> [Problem requirements]:
Line by line, give the data again exactly as it appears.
"""
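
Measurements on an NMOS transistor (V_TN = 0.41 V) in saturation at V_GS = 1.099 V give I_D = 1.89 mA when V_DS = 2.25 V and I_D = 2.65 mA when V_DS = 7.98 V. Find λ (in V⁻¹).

λ = 0.0833 V⁻¹

With V_GS fixed, I_D ∝ (1 + λ V_DS) in saturation, so I_D2/I_D1 = (1 + λ V_DS2)/(1 + λ V_DS1).
2.65/1.89 = 1.402 = (1 + 7.98 λ)/(1 + 2.25 λ).
Solving: λ (I_D1 V_DS2 − I_D2 V_DS1) = I_D2 − I_D1, so λ = (2.65 − 1.89) / (1.89 × 7.98 − 2.65 × 2.25) = 0.76 / 9.12 = 0.0833 V⁻¹.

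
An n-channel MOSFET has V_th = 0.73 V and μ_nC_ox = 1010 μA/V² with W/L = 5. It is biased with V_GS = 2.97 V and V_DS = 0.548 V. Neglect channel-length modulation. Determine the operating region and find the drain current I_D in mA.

Triode; I_D = 5.44 mA

k_n = μ_nC_ox · (W/L) = 5.05 mA/V².
V_ov = V_GS − V_th = 2.97 − 0.73 = 2.24 V.
Since V_DS = 0.548 V < V_ov = 2.24 V, the device is in the triode region.
I_D = k_n [V_ov · V_DS − ½ V_DS²] = 5.05 × [2.24 × 0.548 − 0.5 × 0.548²] = 5.44 mA.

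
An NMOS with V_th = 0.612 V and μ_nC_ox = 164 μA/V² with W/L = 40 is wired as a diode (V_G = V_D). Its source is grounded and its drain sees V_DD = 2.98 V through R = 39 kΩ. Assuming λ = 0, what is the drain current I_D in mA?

I_D = 0.0573 mA

With gate tied to drain, V_GS = V_DS ≥ V_GS − V_th, so the device is in saturation.
k_n = μ_nC_ox · (W/L) = 6.56 mA/V².
KCL at the drain: ½ k_n (V_GS − V_th)² = (V_DD − V_GS)/R.
Let x = V_GS − 0.612. Then 128 x² + x − 2.368 = 0, giving x = 0.132 V (positive root), so V_GS = 0.744 V.
I_D = (V_DD − V_GS)/R = (2.98 − 0.744) / 39 = 0.0573 mA.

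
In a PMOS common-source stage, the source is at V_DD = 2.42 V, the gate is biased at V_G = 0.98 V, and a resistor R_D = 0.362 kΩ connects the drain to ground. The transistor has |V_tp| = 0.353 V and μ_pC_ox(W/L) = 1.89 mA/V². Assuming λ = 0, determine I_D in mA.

V_SG = V_DD − V_G = 2.42 − 0.98 = 1.44 V, so V_ov = 1.44 − 0.353 = 1.09 V.
Assume saturation: I_D = ½ k_p V_ov² = 0.5 × 1.89 × 1.09² = 1.12 mA, giving V_SD = V_DD − I_D R_D = 2.42 − 1.12 × 0.362 = 2.02 V.
V_SD = 2.02 V ≥ V_ov = 1.09 V, confirming saturation.

I_D = 1.12 mA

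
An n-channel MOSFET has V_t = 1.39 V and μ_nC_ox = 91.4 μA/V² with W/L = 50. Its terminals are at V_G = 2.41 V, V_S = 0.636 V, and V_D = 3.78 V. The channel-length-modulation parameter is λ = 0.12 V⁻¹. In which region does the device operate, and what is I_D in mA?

Saturation; I_D = 0.464 mA

V_GS = V_G − V_S = 2.41 − 0.636 = 1.77 V; V_DS = V_D − V_S = 3.78 − 0.636 = 3.14 V.
k_n = μ_nC_ox · (W/L) = 4.57 mA/V².
V_ov = V_GS − V_t = 1.77 − 1.39 = 0.384 V.
Since V_DS = 3.14 V ≥ V_ov = 0.384 V, the device is in saturation.
I_D = ½ k_n V_ov² (1 + λ V_DS) = 0.5 × 4.57 × 0.384² × (1 + 0.12 × 3.14) = 0.464 mA.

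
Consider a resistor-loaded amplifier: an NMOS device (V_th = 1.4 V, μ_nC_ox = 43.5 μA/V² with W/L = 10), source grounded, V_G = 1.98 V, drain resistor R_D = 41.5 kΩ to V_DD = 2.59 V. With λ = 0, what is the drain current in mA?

I_D = 0.0553 mA

V_GS = V_G = 1.98 V, so V_ov = 1.98 − 1.4 = 0.58 V.
k_n = μ_nC_ox · (W/L) = 0.435 mA/V².
Assume saturation: I_D = ½ k_n V_ov² = 0.5 × 0.435 × 0.58² = 0.0732 mA, giving V_DS = V_DD − I_D R_D = 2.59 − 0.0732 × 41.5 = -0.446 V.
But -0.446 V < V_ov = 0.58 V, so the device is actually in triode.
In triode I_D = k_n[V_ov V_DS − ½ V_DS²] and I_D = (V_DD − V_DS)/R_D. Equating: 9.03 V_DS² − 11.47 V_DS + 2.59 = 0, giving V_DS = 0.294 V (the root below V_ov).
I_D = (2.59 − 0.294) / 41.5 = 0.0553 mA.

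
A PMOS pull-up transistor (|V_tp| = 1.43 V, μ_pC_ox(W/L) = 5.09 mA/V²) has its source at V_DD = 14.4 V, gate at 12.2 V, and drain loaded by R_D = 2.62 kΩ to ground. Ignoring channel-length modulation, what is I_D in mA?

V_SG = V_DD − V_G = 14.4 − 12.2 = 2.2 V, so V_ov = 2.2 − 1.43 = 0.77 V.
Assume saturation: I_D = ½ k_p V_ov² = 0.5 × 5.09 × 0.77² = 1.51 mA, giving V_SD = V_DD − I_D R_D = 14.4 − 1.51 × 2.62 = 10.4 V.
V_SD = 10.4 V ≥ V_ov = 0.77 V, confirming saturation.

I_D = 1.51 mA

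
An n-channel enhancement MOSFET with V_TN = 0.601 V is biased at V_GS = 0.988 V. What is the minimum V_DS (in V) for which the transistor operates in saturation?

V_DS,sat = 0.387 V

The boundary between triode and saturation is V_DS = V_GS − V_TN = V_ov.
V_ov = 0.988 − 0.601 = 0.387 V.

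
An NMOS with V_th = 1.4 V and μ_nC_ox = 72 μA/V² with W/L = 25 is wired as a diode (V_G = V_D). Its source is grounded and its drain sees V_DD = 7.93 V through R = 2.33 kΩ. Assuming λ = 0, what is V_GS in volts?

With gate tied to drain, V_GS = V_DS ≥ V_GS − V_th, so the device is in saturation.
k_n = μ_nC_ox · (W/L) = 1.8 mA/V².
KCL at the drain: ½ k_n (V_GS − V_th)² = (V_DD − V_GS)/R.
Let x = V_GS − 1.4. Then 2.1 x² + x − 6.53 = 0, giving x = 1.54 V (positive root), so V_GS = 2.94 V.
I_D = (V_DD − V_GS)/R = (7.93 − 2.94) / 2.33 = 2.14 mA.

V_GS = 2.94 V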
"""
> [Written solution]:
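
Measurements on an NMOS transistor (V_TN = 0.41 V) in saturation at V_GS = 1.099 V give I_D = 1.89 mA when V_DS = 2.25 V and I_D = 2.65 mA when V_DS = 7.98 V. Find λ (in V⁻¹).

λ = 0.0833 V⁻¹

With V_GS fixed, I_D ∝ (1 + λ V_DS) in saturation, so I_D2/I_D1 = (1 + λ V_DS2)/(1 + λ V_DS1).
2.65/1.89 = 1.402 = (1 + 7.98 λ)/(1 + 2.25 λ).
Solving: λ (I_D1 V_DS2 − I_D2 V_DS1) = I_D2 − I_D1, so λ = (2.65 − 1.89) / (1.89 × 7.98 − 2.65 × 2.25) = 0.76 / 9.12 = 0.0833 V⁻¹.

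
An n-channel MOSFET has V_th = 0.73 V and μ_nC_ox = 1010 μA/V² with W/L = 5. It is biased with V_GS = 2.97 V and V_DS = 0.548 V. Neglect channel-length modulation. Determine the operating region and find the drain current I_D in mA.

Triode; I_D = 5.44 mA

k_n = μ_nC_ox · (W/L) = 5.05 mA/V².
V_ov = V_GS − V_th = 2.97 − 0.73 = 2.24 V.
Since V_DS = 0.548 V < V_ov = 2.24 V, the device is in the triode region.
I_D = k_n [V_ov · V_DS − ½ V_DS²] = 5.05 × [2.24 × 0.548 − 0.5 × 0.548²] = 5.44 mA.

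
An NMOS with V_th = 0.612 V and μ_nC_ox = 164 μA/V² with W/L = 40 is wired as a diode (V_G = V_D). Its source is grounded and its drain sees V_DD = 2.98 V through R = 39 kΩ. Assuming λ = 0, what is the drain current I_D in mA?

I_D = 0.0573 mA

With gate tied to drain, V_GS = V_DS ≥ V_GS − V_th, so the device is in saturation.
k_n = μ_nC_ox · (W/L) = 6.56 mA/V².
KCL at the drain: ½ k_n (V_GS − V_th)² = (V_DD − V_GS)/R.
Let x = V_GS − 0.612. Then 128 x² + x − 2.368 = 0, giving x = 0.132 V (positive root), so V_GS = 0.744 V.
I_D = (V_DD − V_GS)/R = (2.98 − 0.744) / 39 = 0.0573 mA.

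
In a PMOS common-source stage, the source is at V_DD = 2.42 V, the gate is biased at V_G = 0.98 V, and a resistor R_D = 0.362 kΩ connects the drain to ground. The transistor has |V_tp| = 0.353 V and μ_pC_ox(W/L) = 1.89 mA/V². Assuming λ = 0, determine I_D in mA.

V_SG = V_DD − V_G = 2.42 − 0.98 = 1.44 V, so V_ov = 1.44 − 0.353 = 1.09 V.
Assume saturation: I_D = ½ k_p V_ov² = 0.5 × 1.89 × 1.09² = 1.12 mA, giving V_SD = V_DD − I_D R_D = 2.42 − 1.12 × 0.362 = 2.02 V.
V_SD = 2.02 V ≥ V_ov = 1.09 V, confirming saturation.

I_D = 1.12 mA

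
An n-channel MOSFET has V_t = 1.39 V and μ_nC_ox = 91.4 μA/V² with W/L = 50. Its terminals are at V_G = 2.41 V, V_S = 0.636 V, and V_D = 3.78 V. The channel-length-modulation parameter is λ = 0.12 V⁻¹. In which region does the device operate, and what is I_D in mA?

Saturation; I_D = 0.464 mA

V_GS = V_G − V_S = 2.41 − 0.636 = 1.77 V; V_DS = V_D − V_S = 3.78 − 0.636 = 3.14 V.
k_n = μ_nC_ox · (W/L) = 4.57 mA/V².
V_ov = V_GS − V_t = 1.77 − 1.39 = 0.384 V.
Since V_DS = 3.14 V ≥ V_ov = 0.384 V, the device is in saturation.
I_D = ½ k_n V_ov² (1 + λ V_DS) = 0.5 × 4.57 × 0.384² × (1 + 0.12 × 3.14) = 0.464 mA.

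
Consider a resistor-loaded amplifier: an NMOS device (V_th = 1.4 V, μ_nC_ox = 43.5 μA/V² with W/L = 10), source grounded, V_G = 1.98 V, drain resistor R_D = 41.5 kΩ to V_DD = 2.59 V. With λ = 0, what is the drain current in mA?

I_D = 0.0553 mA

V_GS = V_G = 1.98 V, so V_ov = 1.98 − 1.4 = 0.58 V.
k_n = μ_nC_ox · (W/L) = 0.435 mA/V².
Assume saturation: I_D = ½ k_n V_ov² = 0.5 × 0.435 × 0.58² = 0.0732 mA, giving V_DS = V_DD − I_D R_D = 2.59 − 0.0732 × 41.5 = -0.446 V.
But -0.446 V < V_ov = 0.58 V, so the device is actually in triode.
In triode I_D = k_n[V_ov V_DS − ½ V_DS²] and I_D = (V_DD − V_DS)/R_D. Equating: 9.03 V_DS² − 11.47 V_DS + 2.59 = 0, giving V_DS = 0.294 V (the root below V_ov).
I_D = (2.59 − 0.294) / 41.5 = 0.0553 mA.

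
A PMOS pull-up transistor (|V_tp| = 1.43 V, μ_pC_ox(W/L) = 5.09 mA/V²) has its source at V_DD = 14.4 V, gate at 12.2 V, and drain loaded by R_D = 2.62 kΩ to ground. Ignoring channel-length modulation, what is I_D in mA?

V_SG = V_DD − V_G = 14.4 − 12.2 = 2.2 V, so V_ov = 2.2 − 1.43 = 0.77 V.
Assume saturation: I_D = ½ k_p V_ov² = 0.5 × 5.09 × 0.77² = 1.51 mA, giving V_SD = V_DD − I_D R_D = 14.4 − 1.51 × 2.62 = 10.4 V.
V_SD = 10.4 V ≥ V_ov = 0.77 V, confirming saturation.

I_D = 1.51 mA

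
An n-channel enhancement MOSFET with V_TN = 0.601 V is biased at V_GS = 0.988 V. What is the minimum V_DS (in V) for which the transistor operates in saturation?

V_DS,sat = 0.387 V

The boundary between triode and saturation is V_DS = V_GS − V_TN = V_ov.
V_ov = 0.988 − 0.601 = 0.387 V.

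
An NMOS with V_th = 1.4 V and μ_nC_ox = 72 μA/V² with W/L = 25 is wired as a diode (V_G = V_D). Its source is grounded and its drain sees V_DD = 7.93 V through R = 2.33 kΩ. Assuming λ = 0, what is V_GS in volts?

With gate tied to drain, V_GS = V_DS ≥ V_GS − V_th, so the device is in saturation.
k_n = μ_nC_ox · (W/L) = 1.8 mA/V².
KCL at the drain: ½ k_n (V_GS − V_th)² = (V_DD − V_GS)/R.
Let x = V_GS − 1.4. Then 2.1 x² + x − 6.53 = 0, giving x = 1.54 V (positive root), so V_GS = 2.94 V.
I_D = (V_DD − V_GS)/R = (7.93 − 2.94) / 2.33 = 2.14 mA.

V_GS = 2.94 V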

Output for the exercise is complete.